> _Exercise objective_
Find "A correlational study" in the data, then restate the line it sits in and every later line word for word, ending with the last line.
········
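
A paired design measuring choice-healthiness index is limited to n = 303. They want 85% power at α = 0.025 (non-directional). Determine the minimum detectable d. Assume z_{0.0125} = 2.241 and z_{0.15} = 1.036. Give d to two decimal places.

For a single sample (or paired design) of n = 303: d_min = (z_{α/2} + z_β)/√n.
z-sum = 2.241 + 1.036 = 3.277.
d_min = 3.277 / √303 = 3.277 / 17.407 = 0.188.

d_min ≈ 0.19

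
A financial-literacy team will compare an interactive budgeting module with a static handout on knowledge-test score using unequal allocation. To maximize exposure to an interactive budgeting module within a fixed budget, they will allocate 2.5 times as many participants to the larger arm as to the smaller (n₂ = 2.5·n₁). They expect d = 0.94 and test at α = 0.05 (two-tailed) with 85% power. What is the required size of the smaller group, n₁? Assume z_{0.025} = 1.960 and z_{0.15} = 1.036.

With allocation ratio k = n₂/n₁ = 2.5, Var(x̄₁−x̄₂) = σ²(1/n₁ + 1/(k·n₁)) = σ²·(k+1)/(k·n₁).
So n₁ = (1 + 1/k)·((z_{α/2} + z_β)/d)² = 1.400 × (2.996/0.94)².
n₁ = 1.400 × 10.16 = 14.2.
Round up: n₁ = 15, giving n₂ = ⌈2.5 × 15⌉ = ⌈37.5⌉ = 38.

n₁ = 15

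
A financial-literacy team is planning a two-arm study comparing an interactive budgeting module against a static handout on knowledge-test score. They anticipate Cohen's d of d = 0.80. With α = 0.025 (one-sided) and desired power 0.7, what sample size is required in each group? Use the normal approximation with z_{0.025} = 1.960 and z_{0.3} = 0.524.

n = 20 per group

For two independent groups with equal n: n = 2·((z_{α} + z_β) / d)².
z_{α} + z_β = 1.960 + 0.524 = 2.484.
n = 2 × (2.484 / 0.80)² = 2 × 3.105² = 2 × 9.64 = 19.3.
Round up to the next whole participant.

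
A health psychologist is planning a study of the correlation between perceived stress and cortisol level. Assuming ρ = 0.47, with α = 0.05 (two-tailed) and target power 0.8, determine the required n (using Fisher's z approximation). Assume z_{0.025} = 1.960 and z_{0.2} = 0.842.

Fisher's z: C = ½·ln((1+r)/(1−r)) = ½·ln(2.7736) = 0.5101.
n = ((z_{α/2} + z_β)/C)² + 3.
(1.960 + 0.842) / 0.5101 = 2.802 / 0.5101 = 5.493.
n = 5.493² + 3 = 30.17 + 3 = 33.2.
Round up.

n = 34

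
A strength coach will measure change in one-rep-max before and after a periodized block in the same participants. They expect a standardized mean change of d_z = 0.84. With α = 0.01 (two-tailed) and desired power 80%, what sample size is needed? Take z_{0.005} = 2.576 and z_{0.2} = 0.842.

For a paired (one-sample on differences) test: n = ((z_{α/2} + z_β) / d)².
z_{α/2} + z_β = 2.576 + 0.842 = 3.418.
n = (3.418 / 0.84)² = 4.069² = 16.56.
Round up.

n = 17 pairs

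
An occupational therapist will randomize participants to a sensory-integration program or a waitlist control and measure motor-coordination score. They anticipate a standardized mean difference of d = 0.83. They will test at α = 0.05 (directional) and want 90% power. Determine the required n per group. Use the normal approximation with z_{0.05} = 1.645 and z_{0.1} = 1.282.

For two independent groups with equal n: n = 2·((z_{α} + z_β) / d)².
z_{α} + z_β = 1.645 + 1.282 = 2.927.
n = 2 × (2.927 / 0.83)² = 2 × 3.527² = 2 × 12.44 = 24.9.
Round up to the next whole participant.

n = 25 per group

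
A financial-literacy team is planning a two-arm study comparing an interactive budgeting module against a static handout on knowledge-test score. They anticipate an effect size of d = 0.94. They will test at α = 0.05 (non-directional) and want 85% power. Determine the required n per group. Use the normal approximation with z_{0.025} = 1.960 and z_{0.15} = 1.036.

For two independent groups with equal n: n = 2·((z_{α/2} + z_β) / d)².
z_{α/2} + z_β = 1.960 + 1.036 = 2.996.
n = 2 × (2.996 / 0.94)² = 2 × 3.187² = 2 × 10.16 = 20.3.
Round up to the next whole participant.

n = 21 per group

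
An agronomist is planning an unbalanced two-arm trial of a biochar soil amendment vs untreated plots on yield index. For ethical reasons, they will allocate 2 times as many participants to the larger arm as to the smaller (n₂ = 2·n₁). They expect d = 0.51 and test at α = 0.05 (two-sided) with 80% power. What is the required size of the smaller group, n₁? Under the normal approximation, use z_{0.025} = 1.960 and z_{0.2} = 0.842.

n₁ = 46

With allocation ratio k = n₂/n₁ = 2, Var(x̄₁−x̄₂) = σ²(1/n₁ + 1/(k·n₁)) = σ²·(k+1)/(k·n₁).
So n₁ = (1 + 1/k)·((z_{α/2} + z_β)/d)² = 1.500 × (2.802/0.51)².
n₁ = 1.500 × 30.19 = 45.3.
Round up: n₁ = 46, giving n₂ = 2 × 46 = 92.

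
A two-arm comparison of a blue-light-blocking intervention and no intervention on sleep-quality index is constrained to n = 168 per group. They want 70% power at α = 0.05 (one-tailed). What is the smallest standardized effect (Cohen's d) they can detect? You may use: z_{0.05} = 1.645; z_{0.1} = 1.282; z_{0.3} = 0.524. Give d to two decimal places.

d_min ≈ 0.24

For two independent groups of n = 168 each: d_min = (z_{α} + z_β)·√(2/n).
z-sum = 1.645 + 0.524 = 2.169.
d_min = 2.169 × √(2/168) = 2.169 × 0.1091 = 0.237.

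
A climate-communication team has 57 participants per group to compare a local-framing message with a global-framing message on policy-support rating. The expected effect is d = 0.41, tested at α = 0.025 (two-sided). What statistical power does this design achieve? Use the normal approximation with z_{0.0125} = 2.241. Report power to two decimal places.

For two equal groups, power = Φ(d·√(n/2) − z_{α/2}).
d·√(n/2) = 0.41 × √(57/2) = 0.41 × 5.339 = 2.189.
z_β = 2.189 − 2.241 = -0.052.
Power = Φ(-0.052) = 0.479.

power ≈ 0.48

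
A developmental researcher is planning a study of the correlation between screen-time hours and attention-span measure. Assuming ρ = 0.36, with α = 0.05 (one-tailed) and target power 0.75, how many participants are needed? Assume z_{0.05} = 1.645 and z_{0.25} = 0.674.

n = 41

Fisher's z: C = ½·ln((1+r)/(1−r)) = ½·ln(2.1250) = 0.3769.
n = ((z_{α} + z_β)/C)² + 3.
(1.645 + 0.674) / 0.3769 = 2.319 / 0.3769 = 6.153.
n = 6.153² + 3 = 37.86 + 3 = 40.9.
Round up.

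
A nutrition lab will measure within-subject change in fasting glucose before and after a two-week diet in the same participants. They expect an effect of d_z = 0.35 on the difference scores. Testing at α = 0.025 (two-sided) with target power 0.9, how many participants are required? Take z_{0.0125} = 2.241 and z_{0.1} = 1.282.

For a paired (one-sample on differences) test: n = ((z_{α/2} + z_β) / d)².
z_{α/2} + z_β = 2.241 + 1.282 = 3.523.
n = (3.523 / 0.35)² = 10.066² = 101.32.
Round up.

n = 102 pairs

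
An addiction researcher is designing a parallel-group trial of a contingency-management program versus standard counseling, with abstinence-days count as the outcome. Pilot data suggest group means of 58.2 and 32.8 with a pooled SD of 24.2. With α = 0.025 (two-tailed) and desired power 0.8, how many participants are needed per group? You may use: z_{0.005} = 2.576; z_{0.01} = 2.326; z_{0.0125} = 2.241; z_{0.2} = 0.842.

n = 18 per group

Cohen's d = |M₁ − M₂| / SD_pooled = |58.2 − 32.8| / 24.2 = 25.4 / 24.2 = 1.050.
For two independent groups with equal n: n = 2·((z_{α/2} + z_β) / d)².
z_{α/2} + z_β = 2.241 + 0.842 = 3.083.
n = 2 × (3.083 / 1.050)² = 2 × 2.936² = 2 × 8.62 = 17.2.
Round up to the next whole participant.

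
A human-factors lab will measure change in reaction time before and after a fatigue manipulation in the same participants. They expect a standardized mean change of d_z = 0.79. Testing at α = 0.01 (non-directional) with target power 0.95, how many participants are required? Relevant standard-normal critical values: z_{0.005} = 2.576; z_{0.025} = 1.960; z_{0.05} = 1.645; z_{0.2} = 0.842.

n = 29 pairs

For a paired (one-sample on differences) test: n = ((z_{α/2} + z_β) / d)².
z_{α/2} + z_β = 2.576 + 1.645 = 4.221.
n = (4.221 / 0.79)² = 5.343² = 28.55.
Round up.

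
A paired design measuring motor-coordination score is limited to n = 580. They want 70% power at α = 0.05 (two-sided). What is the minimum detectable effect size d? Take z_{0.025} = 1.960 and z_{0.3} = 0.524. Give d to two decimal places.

d_min ≈ 0.10

For a single sample (or paired design) of n = 580: d_min = (z_{α/2} + z_β)/√n.
z-sum = 1.960 + 0.524 = 2.484.
d_min = 2.484 / √580 = 2.484 / 24.083 = 0.103.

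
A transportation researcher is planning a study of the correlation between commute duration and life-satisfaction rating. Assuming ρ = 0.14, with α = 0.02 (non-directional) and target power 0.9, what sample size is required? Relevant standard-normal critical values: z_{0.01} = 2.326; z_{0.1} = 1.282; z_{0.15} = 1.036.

Fisher's z: C = ½·ln((1+r)/(1−r)) = ½·ln(1.3256) = 0.1409.
n = ((z_{α/2} + z_β)/C)² + 3.
(2.326 + 1.282) / 0.1409 = 3.608 / 0.1409 = 25.607.
n = 25.607² + 3 = 655.71 + 3 = 658.7.
Round up.

n = 659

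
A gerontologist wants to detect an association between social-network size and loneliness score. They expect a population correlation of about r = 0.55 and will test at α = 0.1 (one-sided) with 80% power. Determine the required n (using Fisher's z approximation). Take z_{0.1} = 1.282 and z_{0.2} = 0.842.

Fisher's z: C = ½·ln((1+r)/(1−r)) = ½·ln(3.4444) = 0.6184.
n = ((z_{α} + z_β)/C)² + 3.
(1.282 + 0.842) / 0.6184 = 2.124 / 0.6184 = 3.435.
n = 3.435² + 3 = 11.80 + 3 = 14.8.
Round up.

n = 15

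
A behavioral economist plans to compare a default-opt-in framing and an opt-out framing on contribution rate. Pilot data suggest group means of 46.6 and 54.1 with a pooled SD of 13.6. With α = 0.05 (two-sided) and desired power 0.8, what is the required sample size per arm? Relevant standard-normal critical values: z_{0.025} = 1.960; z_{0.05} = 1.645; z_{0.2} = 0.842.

Cohen's d = |M₁ − M₂| / SD_pooled = |46.6 − 54.1| / 13.6 = 7.5 / 13.6 = 0.551.
For two independent groups with equal n: n = 2·((z_{α/2} + z_β) / d)².
z_{α/2} + z_β = 1.960 + 0.842 = 2.802.
n = 2 × (2.802 / 0.551)² = 2 × 5.085² = 2 × 25.86 = 51.7.
Round up to the next whole participant.

n = 52 per group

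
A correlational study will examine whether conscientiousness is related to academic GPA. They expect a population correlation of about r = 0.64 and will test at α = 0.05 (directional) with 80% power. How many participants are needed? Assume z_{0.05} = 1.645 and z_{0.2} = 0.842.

n = 14

Fisher's z: C = ½·ln((1+r)/(1−r)) = ½·ln(4.5556) = 0.7582.
n = ((z_{α} + z_β)/C)² + 3.
(1.645 + 0.842) / 0.7582 = 2.487 / 0.7582 = 3.280.
n = 3.280² + 3 = 10.76 + 3 = 13.8.
Round up.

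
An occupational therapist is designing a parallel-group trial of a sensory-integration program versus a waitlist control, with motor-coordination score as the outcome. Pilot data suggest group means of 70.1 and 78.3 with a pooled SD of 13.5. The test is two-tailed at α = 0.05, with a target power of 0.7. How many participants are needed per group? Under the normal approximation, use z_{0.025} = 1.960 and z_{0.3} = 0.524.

n = 34 per group

Cohen's d = |M₁ − M₂| / SD_pooled = |70.1 − 78.3| / 13.5 = 8.2 / 13.5 = 0.607.
For two independent groups with equal n: n = 2·((z_{α/2} + z_β) / d)².
z_{α/2} + z_β = 1.960 + 0.524 = 2.484.
n = 2 × (2.484 / 0.607)² = 2 × 4.092² = 2 × 16.75 = 33.5.
Round up to the next whole participant.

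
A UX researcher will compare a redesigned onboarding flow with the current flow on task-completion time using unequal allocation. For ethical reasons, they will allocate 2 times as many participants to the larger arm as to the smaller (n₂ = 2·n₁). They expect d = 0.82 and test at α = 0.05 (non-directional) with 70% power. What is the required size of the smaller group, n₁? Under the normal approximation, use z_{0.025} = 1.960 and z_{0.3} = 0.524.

With allocation ratio k = n₂/n₁ = 2, Var(x̄₁−x̄₂) = σ²(1/n₁ + 1/(k·n₁)) = σ²·(k+1)/(k·n₁).
So n₁ = (1 + 1/k)·((z_{α/2} + z_β)/d)² = 1.500 × (2.484/0.82)².
n₁ = 1.500 × 9.18 = 13.8.
Round up: n₁ = 14, giving n₂ = 2 × 14 = 28.

n₁ = 14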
········
> _Response_
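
A correlational study will examine whether conscientiousness is related to academic GPA. They expect a population correlation of about r = 0.64 and will test at α = 0.05 (directional) with 80% power. How many participants are needed? Assume z_{0.05} = 1.645 and z_{0.2} = 0.842.

n = 14

Fisher's z: C = ½·ln((1+r)/(1−r)) = ½·ln(4.5556) = 0.7582.
n = ((z_{α} + z_β)/C)² + 3.
(1.645 + 0.842) / 0.7582 = 2.487 / 0.7582 = 3.280.
n = 3.280² + 3 = 10.76 + 3 = 13.8.
Round up.

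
An occupational therapist is designing a parallel-group trial of a sensory-integration program versus a waitlist control, with motor-coordination score as the outcome. Pilot data suggest group means of 70.1 and 78.3 with a pooled SD of 13.5. The test is two-tailed at α = 0.05, with a target power of 0.7. How many participants are needed per group? Under the normal approximation, use z_{0.025} = 1.960 and z_{0.3} = 0.524.

n = 34 per group

Cohen's d = |M₁ − M₂| / SD_pooled = |70.1 − 78.3| / 13.5 = 8.2 / 13.5 = 0.607.
For two independent groups with equal n: n = 2·((z_{α/2} + z_β) / d)².
z_{α/2} + z_β = 1.960 + 0.524 = 2.484.
n = 2 × (2.484 / 0.607)² = 2 × 4.092² = 2 × 16.75 = 33.5.
Round up to the next whole participant.

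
A UX researcher will compare a redesigned onboarding flow with the current flow on task-completion time using unequal allocation. For ethical reasons, they will allocate 2 times as many participants to the larger arm as to the smaller (n₂ = 2·n₁). They expect d = 0.82 and test at α = 0.05 (non-directional) with 70% power. What is the required size of the smaller group, n₁? Under the normal approximation, use z_{0.025} = 1.960 and z_{0.3} = 0.524.

With allocation ratio k = n₂/n₁ = 2, Var(x̄₁−x̄₂) = σ²(1/n₁ + 1/(k·n₁)) = σ²·(k+1)/(k·n₁).
So n₁ = (1 + 1/k)·((z_{α/2} + z_β)/d)² = 1.500 × (2.484/0.82)².
n₁ = 1.500 × 9.18 = 13.8.
Round up: n₁ = 14, giving n₂ = 2 × 14 = 28.

n₁ = 14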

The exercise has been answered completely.